Material provided –
↓↓↓

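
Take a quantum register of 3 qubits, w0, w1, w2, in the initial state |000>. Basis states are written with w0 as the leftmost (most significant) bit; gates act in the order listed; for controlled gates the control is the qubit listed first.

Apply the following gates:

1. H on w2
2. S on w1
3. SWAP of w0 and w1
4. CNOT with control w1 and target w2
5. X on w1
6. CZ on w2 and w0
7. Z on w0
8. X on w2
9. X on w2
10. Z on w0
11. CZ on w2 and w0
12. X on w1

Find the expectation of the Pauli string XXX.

The expectation value of XXX is 0. Key observation: steps 5-12 multiply out to the identity, so the circuit reduces to the remaining gates.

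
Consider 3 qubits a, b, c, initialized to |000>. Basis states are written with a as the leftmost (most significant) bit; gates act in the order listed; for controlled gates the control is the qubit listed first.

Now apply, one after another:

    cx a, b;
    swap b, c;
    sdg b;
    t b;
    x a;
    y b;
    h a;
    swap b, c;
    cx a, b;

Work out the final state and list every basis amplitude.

After the circuit, the state carries amplitude sqrt(2)*I/2 on |001>, -sqrt(2)*I/2 on |111>, and 0 on every other basis state.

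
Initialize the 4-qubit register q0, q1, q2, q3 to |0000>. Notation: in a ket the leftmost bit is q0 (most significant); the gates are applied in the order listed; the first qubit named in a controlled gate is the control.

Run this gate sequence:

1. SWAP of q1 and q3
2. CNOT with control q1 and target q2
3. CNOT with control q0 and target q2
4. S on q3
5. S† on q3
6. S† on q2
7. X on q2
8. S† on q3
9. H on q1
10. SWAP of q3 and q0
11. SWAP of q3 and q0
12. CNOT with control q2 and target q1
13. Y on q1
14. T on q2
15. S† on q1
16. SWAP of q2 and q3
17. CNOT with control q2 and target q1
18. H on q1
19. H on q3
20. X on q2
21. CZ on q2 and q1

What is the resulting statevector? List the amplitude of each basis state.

The resulting statevector has amplitude 1/2 on |0010>, -1/2 on |0011>, sqrt(2)*(1 + I)*exp(I*pi/4)/4 on |0110>, sqrt(2)*(-1 - I)*exp(I*pi/4)/4 on |0111>, and 0 on every other basis state. Key observation: the block from step 4 through step 5 cancels to the identity and can be dropped.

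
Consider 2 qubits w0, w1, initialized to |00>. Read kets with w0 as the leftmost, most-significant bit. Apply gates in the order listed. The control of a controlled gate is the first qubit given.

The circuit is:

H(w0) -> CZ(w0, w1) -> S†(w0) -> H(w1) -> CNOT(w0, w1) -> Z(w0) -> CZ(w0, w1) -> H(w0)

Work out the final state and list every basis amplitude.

After the circuit, the state carries amplitude sqrt(2)*(1 + I)/4 on |00>, sqrt(2)*(1 - I)/4 on |01>, sqrt(2)*(1 - I)/4 on |10>, sqrt(2)*(1 + I)/4 on |11>.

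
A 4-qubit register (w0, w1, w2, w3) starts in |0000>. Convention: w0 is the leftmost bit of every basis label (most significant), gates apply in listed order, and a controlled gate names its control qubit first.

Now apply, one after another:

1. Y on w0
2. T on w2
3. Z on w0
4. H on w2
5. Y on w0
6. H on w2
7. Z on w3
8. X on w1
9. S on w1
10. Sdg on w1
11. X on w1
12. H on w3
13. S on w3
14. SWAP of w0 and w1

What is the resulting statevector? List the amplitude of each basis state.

After the circuit, the state carries amplitude -sqrt(2)/2 on |0000>, -sqrt(2)*I/2 on |0001>, and 0 on every other basis state. Key observation: gates 8-11 undo each other exactly, leaving only the rest of the circuit to track.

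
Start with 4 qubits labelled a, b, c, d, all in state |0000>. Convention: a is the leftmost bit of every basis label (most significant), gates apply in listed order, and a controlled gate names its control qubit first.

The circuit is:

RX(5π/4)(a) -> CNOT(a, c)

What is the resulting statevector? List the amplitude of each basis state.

After the circuit, the state carries amplitude -sqrt(2 - sqrt(2))/2 on |0000>, -I*sqrt(sqrt(2) + 2)/2 on |1010>, and 0 on every other basis state.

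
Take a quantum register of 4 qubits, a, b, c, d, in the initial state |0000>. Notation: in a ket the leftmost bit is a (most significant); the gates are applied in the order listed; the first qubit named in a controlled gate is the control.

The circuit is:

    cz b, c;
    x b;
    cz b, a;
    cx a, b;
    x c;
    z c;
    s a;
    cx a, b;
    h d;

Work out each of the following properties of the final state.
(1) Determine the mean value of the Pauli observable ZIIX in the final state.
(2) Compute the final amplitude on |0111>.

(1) In the final state, ZIIX has expectation 1.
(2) |0111> carries amplitude -sqrt(2)/2 in the final state.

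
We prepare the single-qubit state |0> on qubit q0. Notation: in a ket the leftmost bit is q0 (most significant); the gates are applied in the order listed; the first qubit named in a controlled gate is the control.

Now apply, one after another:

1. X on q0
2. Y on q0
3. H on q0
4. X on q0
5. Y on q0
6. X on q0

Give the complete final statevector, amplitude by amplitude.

The final amplitudes are sqrt(2)/2 on |0>, -sqrt(2)/2 on |1>.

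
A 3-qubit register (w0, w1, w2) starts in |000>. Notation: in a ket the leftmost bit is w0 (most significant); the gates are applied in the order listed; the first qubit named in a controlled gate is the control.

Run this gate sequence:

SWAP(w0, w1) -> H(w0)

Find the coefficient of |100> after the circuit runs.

The final state's coefficient on |100> equals sqrt(2)/2.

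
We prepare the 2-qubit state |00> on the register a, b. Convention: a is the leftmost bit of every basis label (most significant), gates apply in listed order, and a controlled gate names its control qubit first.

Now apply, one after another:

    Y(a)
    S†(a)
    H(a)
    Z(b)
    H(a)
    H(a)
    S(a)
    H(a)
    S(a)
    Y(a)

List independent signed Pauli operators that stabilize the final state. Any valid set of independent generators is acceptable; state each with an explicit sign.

The final state is stabilized by the group generated by +XI, +IZ; other independent generating sets are equally valid.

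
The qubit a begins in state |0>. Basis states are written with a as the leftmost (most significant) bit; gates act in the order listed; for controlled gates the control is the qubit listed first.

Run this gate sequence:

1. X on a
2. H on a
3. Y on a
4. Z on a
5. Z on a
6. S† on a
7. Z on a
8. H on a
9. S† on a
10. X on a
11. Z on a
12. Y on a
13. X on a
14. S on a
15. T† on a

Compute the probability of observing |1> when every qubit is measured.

A full measurement returns |1> with probability 1/2.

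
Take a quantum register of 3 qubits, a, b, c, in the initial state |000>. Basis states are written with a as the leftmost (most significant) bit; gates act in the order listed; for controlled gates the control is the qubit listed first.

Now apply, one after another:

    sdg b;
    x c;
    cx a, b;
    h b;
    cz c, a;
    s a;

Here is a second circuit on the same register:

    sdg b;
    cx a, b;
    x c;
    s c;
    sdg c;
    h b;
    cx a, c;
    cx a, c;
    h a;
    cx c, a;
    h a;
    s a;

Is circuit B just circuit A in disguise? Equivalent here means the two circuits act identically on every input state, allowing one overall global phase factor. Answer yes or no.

Yes, they are equivalent — the unitaries differ by at most a global phase.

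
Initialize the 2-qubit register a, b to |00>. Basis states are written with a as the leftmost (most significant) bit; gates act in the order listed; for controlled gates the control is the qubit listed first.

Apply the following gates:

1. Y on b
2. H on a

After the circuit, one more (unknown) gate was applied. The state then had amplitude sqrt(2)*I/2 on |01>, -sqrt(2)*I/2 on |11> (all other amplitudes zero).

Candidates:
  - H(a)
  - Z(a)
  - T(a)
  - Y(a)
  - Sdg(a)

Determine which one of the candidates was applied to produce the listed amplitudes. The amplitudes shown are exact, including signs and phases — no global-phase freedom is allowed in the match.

It was Z(a) that produced the state shown.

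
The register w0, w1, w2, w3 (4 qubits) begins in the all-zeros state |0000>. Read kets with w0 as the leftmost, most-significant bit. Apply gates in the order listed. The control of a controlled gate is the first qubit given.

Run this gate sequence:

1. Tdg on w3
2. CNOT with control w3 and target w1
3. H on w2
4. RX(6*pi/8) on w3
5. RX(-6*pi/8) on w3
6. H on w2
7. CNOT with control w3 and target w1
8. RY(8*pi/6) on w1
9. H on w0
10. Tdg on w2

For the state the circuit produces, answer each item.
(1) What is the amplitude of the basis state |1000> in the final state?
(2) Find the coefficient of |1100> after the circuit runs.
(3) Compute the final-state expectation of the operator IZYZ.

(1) |1000> carries amplitude -sqrt(2)/4 in the final state. Key observation: steps 2-7 multiply out to the identity, so the circuit reduces to the remaining gates.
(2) |1100> carries amplitude sqrt(6)/4 in the final state.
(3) The observable IZYZ averages to 0.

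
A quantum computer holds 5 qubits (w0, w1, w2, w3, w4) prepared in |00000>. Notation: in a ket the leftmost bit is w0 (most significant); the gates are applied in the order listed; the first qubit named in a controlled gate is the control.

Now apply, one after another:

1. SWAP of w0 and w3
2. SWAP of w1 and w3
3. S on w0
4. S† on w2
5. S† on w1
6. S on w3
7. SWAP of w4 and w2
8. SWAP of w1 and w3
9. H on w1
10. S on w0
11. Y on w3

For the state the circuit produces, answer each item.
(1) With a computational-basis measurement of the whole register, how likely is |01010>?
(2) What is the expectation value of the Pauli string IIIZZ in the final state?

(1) The probability of measuring |01010> is 1/2.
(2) The expectation value of IIIZZ is -1.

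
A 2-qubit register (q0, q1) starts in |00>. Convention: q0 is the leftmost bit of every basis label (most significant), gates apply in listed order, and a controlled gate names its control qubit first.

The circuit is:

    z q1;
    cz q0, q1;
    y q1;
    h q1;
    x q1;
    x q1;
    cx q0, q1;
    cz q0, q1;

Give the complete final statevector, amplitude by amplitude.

The resulting statevector has amplitude sqrt(2)*I/2 on |00>, -sqrt(2)*I/2 on |01>, 0 on |10>, 0 on |11>.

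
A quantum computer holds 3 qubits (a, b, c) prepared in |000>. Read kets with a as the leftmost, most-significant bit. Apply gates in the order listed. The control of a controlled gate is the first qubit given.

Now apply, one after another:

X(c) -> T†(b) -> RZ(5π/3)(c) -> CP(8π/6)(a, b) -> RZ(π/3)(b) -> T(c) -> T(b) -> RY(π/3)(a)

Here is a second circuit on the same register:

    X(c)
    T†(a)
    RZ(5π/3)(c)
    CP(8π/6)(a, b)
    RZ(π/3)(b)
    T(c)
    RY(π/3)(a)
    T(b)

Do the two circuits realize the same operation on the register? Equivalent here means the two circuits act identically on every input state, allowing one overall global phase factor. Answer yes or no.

No: there is an input state on which the two circuits produce genuinely different outputs (not merely differing by a phase).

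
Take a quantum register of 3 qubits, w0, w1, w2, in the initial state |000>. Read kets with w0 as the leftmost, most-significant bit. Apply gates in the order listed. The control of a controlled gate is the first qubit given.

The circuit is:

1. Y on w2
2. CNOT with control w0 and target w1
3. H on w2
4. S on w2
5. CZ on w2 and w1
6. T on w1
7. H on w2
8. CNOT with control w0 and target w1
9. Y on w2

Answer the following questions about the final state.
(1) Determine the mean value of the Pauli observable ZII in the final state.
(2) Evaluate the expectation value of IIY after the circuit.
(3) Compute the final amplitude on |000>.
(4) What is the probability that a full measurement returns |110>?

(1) In the final state, ZII has expectation 1.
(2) In the final state, IIY has expectation 1.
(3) |000> carries amplitude 1/2 + I/2 in the final state.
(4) A full measurement returns |110> with probability 0.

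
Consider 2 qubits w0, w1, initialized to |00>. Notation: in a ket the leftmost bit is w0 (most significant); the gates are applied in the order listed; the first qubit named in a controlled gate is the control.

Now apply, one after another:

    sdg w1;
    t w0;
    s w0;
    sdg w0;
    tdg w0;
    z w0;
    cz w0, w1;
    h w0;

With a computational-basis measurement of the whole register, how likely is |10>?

Outcome |10> occurs with probability 1/2. Key observation: gates 2-5 undo each other exactly, leaving only the rest of the circuit to track.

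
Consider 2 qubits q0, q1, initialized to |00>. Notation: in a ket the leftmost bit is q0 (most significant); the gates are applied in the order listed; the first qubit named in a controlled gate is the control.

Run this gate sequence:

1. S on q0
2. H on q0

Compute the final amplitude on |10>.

The final state's coefficient on |10> equals sqrt(2)/2.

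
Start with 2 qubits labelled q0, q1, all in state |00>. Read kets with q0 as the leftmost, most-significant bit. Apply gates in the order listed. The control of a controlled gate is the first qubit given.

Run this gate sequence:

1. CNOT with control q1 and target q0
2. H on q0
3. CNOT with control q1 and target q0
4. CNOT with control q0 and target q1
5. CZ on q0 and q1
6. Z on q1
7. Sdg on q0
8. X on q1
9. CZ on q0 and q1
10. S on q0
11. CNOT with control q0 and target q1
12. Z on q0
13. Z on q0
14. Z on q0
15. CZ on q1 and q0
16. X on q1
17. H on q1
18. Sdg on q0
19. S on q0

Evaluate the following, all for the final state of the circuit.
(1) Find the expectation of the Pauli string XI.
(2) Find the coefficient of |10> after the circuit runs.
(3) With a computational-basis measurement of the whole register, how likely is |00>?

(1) The observable XI averages to 1.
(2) The final state's coefficient on |10> equals 1/2.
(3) A full measurement returns |00> with probability 1/4.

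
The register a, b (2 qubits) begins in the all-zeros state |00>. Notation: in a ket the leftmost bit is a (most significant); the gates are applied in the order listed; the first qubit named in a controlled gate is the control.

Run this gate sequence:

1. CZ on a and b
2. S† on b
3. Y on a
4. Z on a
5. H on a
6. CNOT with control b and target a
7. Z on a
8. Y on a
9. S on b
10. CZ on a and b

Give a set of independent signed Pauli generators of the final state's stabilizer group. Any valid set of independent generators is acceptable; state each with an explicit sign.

One valid set of independent stabilizer generators is -XI, +IZ (any independent generating set of the same group is equally correct).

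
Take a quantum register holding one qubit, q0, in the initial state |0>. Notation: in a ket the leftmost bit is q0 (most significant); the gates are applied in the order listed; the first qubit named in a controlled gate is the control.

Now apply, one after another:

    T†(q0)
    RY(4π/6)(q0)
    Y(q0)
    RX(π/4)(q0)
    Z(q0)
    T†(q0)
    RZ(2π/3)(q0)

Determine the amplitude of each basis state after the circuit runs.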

↑↑↑

Problem details – The word "labelled" appears in some of the lines above. Copy those lines.

Solution –
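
Start with 4 qubits labelled a, b, c, d, all in state |0000>. Convention: a is the leftmost bit of every basis label (most significant), gates apply in listed order, and a controlled gate names its control qubit first.
Start with 2 qubits labelled q0, q1, all in state |00>. Read kets with q0 as the leftmost, most-significant bit. Apply gates in the order listed. The control of a controlled gate is the first qubit given.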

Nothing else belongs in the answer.